> _Description of the task_: The data beneath this task is to be duplicated exactly, in its entirety.

Start of Input records

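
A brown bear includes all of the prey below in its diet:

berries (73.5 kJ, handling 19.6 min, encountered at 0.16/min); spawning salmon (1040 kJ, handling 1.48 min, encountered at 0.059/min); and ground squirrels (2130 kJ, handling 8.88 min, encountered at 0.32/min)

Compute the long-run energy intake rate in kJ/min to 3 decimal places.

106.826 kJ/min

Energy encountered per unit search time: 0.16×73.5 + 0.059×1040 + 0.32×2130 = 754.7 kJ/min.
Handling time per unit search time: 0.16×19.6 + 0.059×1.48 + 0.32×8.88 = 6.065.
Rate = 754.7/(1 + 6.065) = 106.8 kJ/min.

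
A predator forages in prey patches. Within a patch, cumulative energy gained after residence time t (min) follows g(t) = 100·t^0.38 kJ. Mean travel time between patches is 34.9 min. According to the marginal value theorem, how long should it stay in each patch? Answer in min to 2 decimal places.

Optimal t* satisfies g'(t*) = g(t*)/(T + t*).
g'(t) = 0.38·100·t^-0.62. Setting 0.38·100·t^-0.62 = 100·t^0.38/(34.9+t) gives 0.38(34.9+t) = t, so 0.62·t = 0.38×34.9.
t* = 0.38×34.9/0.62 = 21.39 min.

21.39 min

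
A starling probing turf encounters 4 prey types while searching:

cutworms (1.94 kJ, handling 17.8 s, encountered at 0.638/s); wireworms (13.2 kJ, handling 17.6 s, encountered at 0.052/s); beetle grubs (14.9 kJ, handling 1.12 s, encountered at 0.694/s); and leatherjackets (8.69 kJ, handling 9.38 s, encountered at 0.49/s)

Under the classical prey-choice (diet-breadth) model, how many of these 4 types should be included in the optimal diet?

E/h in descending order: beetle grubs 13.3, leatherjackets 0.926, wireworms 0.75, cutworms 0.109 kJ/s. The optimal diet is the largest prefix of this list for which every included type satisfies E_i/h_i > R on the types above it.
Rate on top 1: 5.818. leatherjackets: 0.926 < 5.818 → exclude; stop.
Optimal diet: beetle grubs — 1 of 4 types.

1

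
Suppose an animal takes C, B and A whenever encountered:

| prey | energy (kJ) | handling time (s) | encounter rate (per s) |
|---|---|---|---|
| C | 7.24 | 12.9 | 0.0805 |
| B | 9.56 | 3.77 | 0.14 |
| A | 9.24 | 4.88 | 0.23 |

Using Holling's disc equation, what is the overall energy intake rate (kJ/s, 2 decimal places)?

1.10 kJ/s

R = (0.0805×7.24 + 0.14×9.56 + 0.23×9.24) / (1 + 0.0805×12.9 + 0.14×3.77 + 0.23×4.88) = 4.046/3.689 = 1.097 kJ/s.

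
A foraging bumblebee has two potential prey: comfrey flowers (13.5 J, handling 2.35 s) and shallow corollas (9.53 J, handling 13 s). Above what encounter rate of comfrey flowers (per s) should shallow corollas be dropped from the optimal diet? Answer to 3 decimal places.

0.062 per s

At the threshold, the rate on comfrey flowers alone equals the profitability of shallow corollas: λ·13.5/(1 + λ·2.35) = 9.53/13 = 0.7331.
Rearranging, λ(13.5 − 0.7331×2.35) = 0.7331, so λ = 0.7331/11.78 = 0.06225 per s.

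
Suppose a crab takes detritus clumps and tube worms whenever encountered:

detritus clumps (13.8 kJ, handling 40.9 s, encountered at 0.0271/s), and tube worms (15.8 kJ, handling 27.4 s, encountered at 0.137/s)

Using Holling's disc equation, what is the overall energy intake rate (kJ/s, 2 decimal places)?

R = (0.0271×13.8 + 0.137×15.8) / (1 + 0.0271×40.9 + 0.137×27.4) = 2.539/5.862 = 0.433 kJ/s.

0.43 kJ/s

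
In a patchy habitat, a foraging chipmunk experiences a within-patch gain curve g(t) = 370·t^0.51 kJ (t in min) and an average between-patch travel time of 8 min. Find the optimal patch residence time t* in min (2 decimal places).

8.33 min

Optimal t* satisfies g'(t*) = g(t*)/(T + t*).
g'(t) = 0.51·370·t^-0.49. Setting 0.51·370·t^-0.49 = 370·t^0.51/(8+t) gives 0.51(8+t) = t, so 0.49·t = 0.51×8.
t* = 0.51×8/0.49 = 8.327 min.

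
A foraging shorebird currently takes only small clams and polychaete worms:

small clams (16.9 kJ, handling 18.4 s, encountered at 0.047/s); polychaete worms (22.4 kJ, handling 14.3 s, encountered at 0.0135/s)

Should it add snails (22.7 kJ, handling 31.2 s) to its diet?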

End of Input records

> _Exercise result_:
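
A brown bear includes all of the prey below in its diet:

berries (73.5 kJ, handling 19.6 min, encountered at 0.16/min); spawning salmon (1040 kJ, handling 1.48 min, encountered at 0.059/min); and ground squirrels (2130 kJ, handling 8.88 min, encountered at 0.32/min)

Compute the long-run energy intake rate in kJ/min to 3 decimal places.

106.826 kJ/min

Energy encountered per unit search time: 0.16×73.5 + 0.059×1040 + 0.32×2130 = 754.7 kJ/min.
Handling time per unit search time: 0.16×19.6 + 0.059×1.48 + 0.32×8.88 = 6.065.
Rate = 754.7/(1 + 6.065) = 106.8 kJ/min.

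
A predator forages in prey patches. Within a patch, cumulative energy gained after residence time t (min) follows g(t) = 100·t^0.38 kJ. Mean travel time between patches is 34.9 min. According to the marginal value theorem, how long should it stay in each patch? Answer in min to 2 decimal places.

Optimal t* satisfies g'(t*) = g(t*)/(T + t*).
g'(t) = 0.38·100·t^-0.62. Setting 0.38·100·t^-0.62 = 100·t^0.38/(34.9+t) gives 0.38(34.9+t) = t, so 0.62·t = 0.38×34.9.
t* = 0.38×34.9/0.62 = 21.39 min.

21.39 min

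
A starling probing turf encounters 4 prey types while searching:

cutworms (1.94 kJ, handling 17.8 s, encountered at 0.638/s); wireworms (13.2 kJ, handling 17.6 s, encountered at 0.052/s); beetle grubs (14.9 kJ, handling 1.12 s, encountered at 0.694/s); and leatherjackets (8.69 kJ, handling 9.38 s, encountered at 0.49/s)

Under the classical prey-choice (diet-breadth) model, how many of these 4 types should be included in the optimal diet?

E/h in descending order: beetle grubs 13.3, leatherjackets 0.926, wireworms 0.75, cutworms 0.109 kJ/s. The optimal diet is the largest prefix of this list for which every included type satisfies E_i/h_i > R on the types above it.
Rate on top 1: 5.818. leatherjackets: 0.926 < 5.818 → exclude; stop.
Optimal diet: beetle grubs — 1 of 4 types.

1

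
Suppose an animal takes C, B and A whenever encountered:

| prey | energy (kJ) | handling time (s) | encounter rate (per s) |
|---|---|---|---|
| C | 7.24 | 12.9 | 0.0805 |
| B | 9.56 | 3.77 | 0.14 |
| A | 9.24 | 4.88 | 0.23 |

Using Holling's disc equation, what is the overall energy intake rate (kJ/s, 2 decimal places)?

1.10 kJ/s

R = (0.0805×7.24 + 0.14×9.56 + 0.23×9.24) / (1 + 0.0805×12.9 + 0.14×3.77 + 0.23×4.88) = 4.046/3.689 = 1.097 kJ/s.

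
A foraging bumblebee has two potential prey: comfrey flowers (13.5 J, handling 2.35 s) and shallow corollas (9.53 J, handling 13 s). Above what encounter rate of comfrey flowers (per s) should shallow corollas be dropped from the optimal diet? Answer to 3 decimal places.

0.062 per s

At the threshold, the rate on comfrey flowers alone equals the profitability of shallow corollas: λ·13.5/(1 + λ·2.35) = 9.53/13 = 0.7331.
Rearranging, λ(13.5 − 0.7331×2.35) = 0.7331, so λ = 0.7331/11.78 = 0.06225 per s.

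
Suppose a crab takes detritus clumps and tube worms whenever encountered:

detritus clumps (13.8 kJ, handling 40.9 s, encountered at 0.0271/s), and tube worms (15.8 kJ, handling 27.4 s, encountered at 0.137/s)

Using Holling's disc equation, what is the overall energy intake rate (kJ/s, 2 decimal places)?

R = (0.0271×13.8 + 0.137×15.8) / (1 + 0.0271×40.9 + 0.137×27.4) = 2.539/5.862 = 0.433 kJ/s.

0.43 kJ/s

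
In a patchy habitat, a foraging chipmunk experiences a within-patch gain curve g(t) = 370·t^0.51 kJ (t in min) and an average between-patch travel time of 8 min. Find the optimal patch residence time t* in min (2 decimal places).

8.33 min

Optimal t* satisfies g'(t*) = g(t*)/(T + t*).
g'(t) = 0.51·370·t^-0.49. Setting 0.51·370·t^-0.49 = 370·t^0.51/(8+t) gives 0.51(8+t) = t, so 0.49·t = 0.51×8.
t* = 0.51×8/0.49 = 8.327 min.

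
A foraging shorebird currently takes only small clams and polychaete worms:

small clams (16.9 kJ, handling 18.4 s, encountered at 0.047/s); polychaete worms (22.4 kJ, handling 14.3 s, encountered at 0.0135/s)

Should it add snails (22.7 kJ, handling 31.2 s) to its diet?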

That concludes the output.